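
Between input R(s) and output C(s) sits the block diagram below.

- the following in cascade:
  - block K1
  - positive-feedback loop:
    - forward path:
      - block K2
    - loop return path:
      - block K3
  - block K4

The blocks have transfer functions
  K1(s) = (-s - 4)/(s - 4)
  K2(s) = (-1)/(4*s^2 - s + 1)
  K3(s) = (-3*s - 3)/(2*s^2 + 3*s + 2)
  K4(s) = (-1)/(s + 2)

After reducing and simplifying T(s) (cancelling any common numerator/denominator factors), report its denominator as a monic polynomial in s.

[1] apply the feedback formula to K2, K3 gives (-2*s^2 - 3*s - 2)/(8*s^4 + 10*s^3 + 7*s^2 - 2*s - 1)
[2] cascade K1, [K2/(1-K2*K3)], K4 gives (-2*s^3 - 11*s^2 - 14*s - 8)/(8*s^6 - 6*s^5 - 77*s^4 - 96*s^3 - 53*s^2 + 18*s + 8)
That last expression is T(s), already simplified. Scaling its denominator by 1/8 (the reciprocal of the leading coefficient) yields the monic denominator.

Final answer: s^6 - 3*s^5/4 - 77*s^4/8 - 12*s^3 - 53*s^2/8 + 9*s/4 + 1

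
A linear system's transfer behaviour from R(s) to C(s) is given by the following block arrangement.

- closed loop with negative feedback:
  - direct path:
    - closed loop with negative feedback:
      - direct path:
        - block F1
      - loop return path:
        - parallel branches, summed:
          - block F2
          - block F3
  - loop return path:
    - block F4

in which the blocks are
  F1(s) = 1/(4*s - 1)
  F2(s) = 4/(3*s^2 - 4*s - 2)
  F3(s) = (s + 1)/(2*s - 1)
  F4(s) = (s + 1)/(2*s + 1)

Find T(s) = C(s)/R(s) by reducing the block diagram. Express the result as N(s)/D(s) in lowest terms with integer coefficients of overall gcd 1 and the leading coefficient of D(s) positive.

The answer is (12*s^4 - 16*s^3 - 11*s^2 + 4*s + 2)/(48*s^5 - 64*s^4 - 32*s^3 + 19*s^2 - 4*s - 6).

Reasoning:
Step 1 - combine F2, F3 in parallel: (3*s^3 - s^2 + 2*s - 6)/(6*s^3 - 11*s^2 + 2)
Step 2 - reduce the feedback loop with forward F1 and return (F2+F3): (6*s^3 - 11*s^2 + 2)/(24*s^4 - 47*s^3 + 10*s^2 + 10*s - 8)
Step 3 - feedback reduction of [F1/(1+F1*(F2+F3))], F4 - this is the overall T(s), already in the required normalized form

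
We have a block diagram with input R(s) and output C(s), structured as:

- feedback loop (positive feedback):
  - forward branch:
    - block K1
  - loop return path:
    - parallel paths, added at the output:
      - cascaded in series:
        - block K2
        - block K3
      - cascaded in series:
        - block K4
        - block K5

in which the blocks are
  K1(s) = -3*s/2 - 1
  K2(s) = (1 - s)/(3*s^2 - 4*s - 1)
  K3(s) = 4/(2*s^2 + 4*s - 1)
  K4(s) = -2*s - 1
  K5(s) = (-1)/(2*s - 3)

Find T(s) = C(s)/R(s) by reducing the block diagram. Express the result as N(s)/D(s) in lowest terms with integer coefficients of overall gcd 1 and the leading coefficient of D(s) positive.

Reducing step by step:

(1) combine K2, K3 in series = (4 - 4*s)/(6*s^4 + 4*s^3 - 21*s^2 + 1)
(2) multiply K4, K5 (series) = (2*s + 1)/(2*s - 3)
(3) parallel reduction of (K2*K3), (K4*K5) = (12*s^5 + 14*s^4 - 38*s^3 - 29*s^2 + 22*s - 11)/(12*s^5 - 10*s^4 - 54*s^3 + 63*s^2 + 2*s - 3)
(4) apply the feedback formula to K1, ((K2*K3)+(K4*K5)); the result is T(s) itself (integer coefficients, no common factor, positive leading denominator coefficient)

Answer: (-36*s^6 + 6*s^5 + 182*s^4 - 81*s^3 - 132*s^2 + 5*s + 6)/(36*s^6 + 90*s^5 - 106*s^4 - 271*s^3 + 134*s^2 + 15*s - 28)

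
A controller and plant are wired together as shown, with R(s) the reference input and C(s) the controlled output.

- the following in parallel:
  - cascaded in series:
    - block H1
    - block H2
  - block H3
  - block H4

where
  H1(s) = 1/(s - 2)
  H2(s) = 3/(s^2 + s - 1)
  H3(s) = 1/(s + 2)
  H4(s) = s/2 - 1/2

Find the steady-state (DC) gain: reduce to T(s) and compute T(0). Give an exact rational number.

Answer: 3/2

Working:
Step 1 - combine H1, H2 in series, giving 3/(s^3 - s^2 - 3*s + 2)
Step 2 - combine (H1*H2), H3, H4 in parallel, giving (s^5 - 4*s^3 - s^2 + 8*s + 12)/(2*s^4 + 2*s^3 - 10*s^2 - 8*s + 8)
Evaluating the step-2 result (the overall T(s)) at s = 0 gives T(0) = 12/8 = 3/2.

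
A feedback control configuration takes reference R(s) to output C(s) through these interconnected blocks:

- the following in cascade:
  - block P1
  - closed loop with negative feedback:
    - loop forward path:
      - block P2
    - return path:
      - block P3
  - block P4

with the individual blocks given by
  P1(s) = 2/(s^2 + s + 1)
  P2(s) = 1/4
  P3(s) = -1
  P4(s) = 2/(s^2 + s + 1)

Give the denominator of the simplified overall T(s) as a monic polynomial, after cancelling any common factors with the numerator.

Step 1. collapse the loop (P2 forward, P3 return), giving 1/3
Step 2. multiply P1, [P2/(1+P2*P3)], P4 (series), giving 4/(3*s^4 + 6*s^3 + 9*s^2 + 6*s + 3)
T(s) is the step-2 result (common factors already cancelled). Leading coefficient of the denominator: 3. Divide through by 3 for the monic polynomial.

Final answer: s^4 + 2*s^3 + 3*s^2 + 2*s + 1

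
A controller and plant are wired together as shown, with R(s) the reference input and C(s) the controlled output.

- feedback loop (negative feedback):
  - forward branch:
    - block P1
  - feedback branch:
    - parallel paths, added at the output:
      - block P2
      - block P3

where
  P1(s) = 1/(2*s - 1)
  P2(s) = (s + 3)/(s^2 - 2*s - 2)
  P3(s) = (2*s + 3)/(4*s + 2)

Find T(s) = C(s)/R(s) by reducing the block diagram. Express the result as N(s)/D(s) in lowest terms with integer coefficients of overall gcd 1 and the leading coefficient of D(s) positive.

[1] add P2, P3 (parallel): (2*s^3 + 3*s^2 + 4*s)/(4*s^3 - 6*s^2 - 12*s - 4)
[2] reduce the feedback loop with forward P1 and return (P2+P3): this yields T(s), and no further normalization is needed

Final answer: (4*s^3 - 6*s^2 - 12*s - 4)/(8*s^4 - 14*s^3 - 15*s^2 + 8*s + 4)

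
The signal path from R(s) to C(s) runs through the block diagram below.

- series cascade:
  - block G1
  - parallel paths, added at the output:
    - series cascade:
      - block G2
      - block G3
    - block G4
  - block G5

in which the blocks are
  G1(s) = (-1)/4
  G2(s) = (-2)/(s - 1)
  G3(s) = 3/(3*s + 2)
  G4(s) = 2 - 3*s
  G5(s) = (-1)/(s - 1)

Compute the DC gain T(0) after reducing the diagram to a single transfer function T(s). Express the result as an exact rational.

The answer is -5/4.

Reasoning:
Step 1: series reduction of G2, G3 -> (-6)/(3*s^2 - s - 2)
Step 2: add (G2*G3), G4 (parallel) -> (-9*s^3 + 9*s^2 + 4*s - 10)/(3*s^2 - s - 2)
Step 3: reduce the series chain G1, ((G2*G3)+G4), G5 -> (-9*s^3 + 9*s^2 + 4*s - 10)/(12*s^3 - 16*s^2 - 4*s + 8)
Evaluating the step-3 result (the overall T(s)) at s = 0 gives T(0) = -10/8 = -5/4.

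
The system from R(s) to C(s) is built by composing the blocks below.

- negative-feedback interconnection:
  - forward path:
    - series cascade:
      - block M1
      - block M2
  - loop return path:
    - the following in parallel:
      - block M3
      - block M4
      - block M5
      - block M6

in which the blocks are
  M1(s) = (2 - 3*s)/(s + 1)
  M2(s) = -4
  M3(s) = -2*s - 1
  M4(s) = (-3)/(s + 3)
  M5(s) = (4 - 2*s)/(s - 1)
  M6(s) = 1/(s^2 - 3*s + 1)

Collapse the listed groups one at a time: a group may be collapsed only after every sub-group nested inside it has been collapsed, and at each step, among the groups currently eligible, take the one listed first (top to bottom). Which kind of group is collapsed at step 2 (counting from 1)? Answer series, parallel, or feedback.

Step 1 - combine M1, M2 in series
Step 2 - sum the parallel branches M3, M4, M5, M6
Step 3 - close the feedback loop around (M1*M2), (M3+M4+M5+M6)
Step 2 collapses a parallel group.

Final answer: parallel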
⁂
* About this task *
Return only the lines spanning from the first line of the material through the line with "K4(s) = (-1)/(s + 2)", copied exactly, both ends kept.

* Output below *
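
Between input R(s) and output C(s) sits the block diagram below.

- the following in cascade:
  - block K1
  - positive-feedback loop:
    - forward path:
      - block K2
    - loop return path:
      - block K3
  - block K4

The blocks have transfer functions
  K1(s) = (-s - 4)/(s - 4)
  K2(s) = (-1)/(4*s^2 - s + 1)
  K3(s) = (-3*s - 3)/(2*s^2 + 3*s + 2)
  K4(s) = (-1)/(s + 2)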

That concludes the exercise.